[Task directions] For this exercise, transcribe all of the entries exactly.

··· Source material ···

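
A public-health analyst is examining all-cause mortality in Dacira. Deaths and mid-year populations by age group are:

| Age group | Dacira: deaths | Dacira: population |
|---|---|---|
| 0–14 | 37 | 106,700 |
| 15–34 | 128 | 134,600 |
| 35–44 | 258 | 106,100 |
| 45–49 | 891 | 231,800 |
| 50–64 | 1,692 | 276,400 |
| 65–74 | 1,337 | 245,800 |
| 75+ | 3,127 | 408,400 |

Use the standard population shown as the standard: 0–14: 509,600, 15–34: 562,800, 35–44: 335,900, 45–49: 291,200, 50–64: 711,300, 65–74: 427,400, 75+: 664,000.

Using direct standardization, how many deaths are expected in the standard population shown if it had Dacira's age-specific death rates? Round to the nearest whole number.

Age-specific rates per 1,000 for Dacira: 0.347, 0.951, 2.432, 3.844, 6.122, 5.439, 7.657.
Expected deaths = Σ (standard pop × age-specific rate ÷ 1,000)
= 509,600×0.347/1,000 + 562,800×0.951/1,000 + 335,900×2.432/1,000 + 291,200×3.844/1,000 + 711,300×6.122/1,000 + 427,400×5.439/1,000 + 664,000×7.657/1,000
= 176.71 + 535.20 + 816.80 + 1119.32 + 4354.27 + 2324.79 + 5084.05 = 14411.15.

14411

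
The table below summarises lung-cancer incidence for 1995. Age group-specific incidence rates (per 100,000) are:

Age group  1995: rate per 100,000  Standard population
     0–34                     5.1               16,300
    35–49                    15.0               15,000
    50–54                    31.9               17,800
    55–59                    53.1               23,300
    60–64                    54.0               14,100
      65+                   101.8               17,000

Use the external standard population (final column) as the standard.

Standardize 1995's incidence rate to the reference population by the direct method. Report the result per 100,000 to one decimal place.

44.5

Standard total = 103,500; weights = 0.1575, 0.1449, 0.1720, 0.2251, 0.1362, 0.1643.
Standardized rate: 0.1575×5.1 + 0.1449×15.0 + 0.1720×31.9 + 0.2251×53.1 + 0.1362×54.0 + 0.1643×101.8 = 44.4945 per 100,000.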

···

[Task response]
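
A public-health analyst is examining all-cause mortality in Dacira. Deaths and mid-year populations by age group are:

| Age group | Dacira: deaths | Dacira: population |
|---|---|---|
| 0–14 | 37 | 106,700 |
| 15–34 | 128 | 134,600 |
| 35–44 | 258 | 106,100 |
| 45–49 | 891 | 231,800 |
| 50–64 | 1,692 | 276,400 |
| 65–74 | 1,337 | 245,800 |
| 75+ | 3,127 | 408,400 |

Use the standard population shown as the standard: 0–14: 509,600, 15–34: 562,800, 35–44: 335,900, 45–49: 291,200, 50–64: 711,300, 65–74: 427,400, 75+: 664,000.

Using direct standardization, how many deaths are expected in the standard population shown if it had Dacira's age-specific death rates? Round to the nearest whole number.

Age-specific rates per 1,000 for Dacira: 0.347, 0.951, 2.432, 3.844, 6.122, 5.439, 7.657.
Expected deaths = Σ (standard pop × age-specific rate ÷ 1,000)
= 509,600×0.347/1,000 + 562,800×0.951/1,000 + 335,900×2.432/1,000 + 291,200×3.844/1,000 + 711,300×6.122/1,000 + 427,400×5.439/1,000 + 664,000×7.657/1,000
= 176.71 + 535.20 + 816.80 + 1119.32 + 4354.27 + 2324.79 + 5084.05 = 14411.15.

14411

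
The table below summarises lung-cancer incidence for 1995. Age group-specific incidence rates (per 100,000) are:

Age group  1995: rate per 100,000  Standard population
     0–34                     5.1               16,300
    35–49                    15.0               15,000
    50–54                    31.9               17,800
    55–59                    53.1               23,300
    60–64                    54.0               14,100
      65+                   101.8               17,000

Use the external standard population (final column) as the standard.

Standardize 1995's incidence rate to the reference population by the direct method. Report the result per 100,000 to one decimal place.

44.5

Standard total = 103,500; weights = 0.1575, 0.1449, 0.1720, 0.2251, 0.1362, 0.1643.
Standardized rate: 0.1575×5.1 + 0.1449×15.0 + 0.1720×31.9 + 0.2251×53.1 + 0.1362×54.0 + 0.1643×101.8 = 44.4945 per 100,000.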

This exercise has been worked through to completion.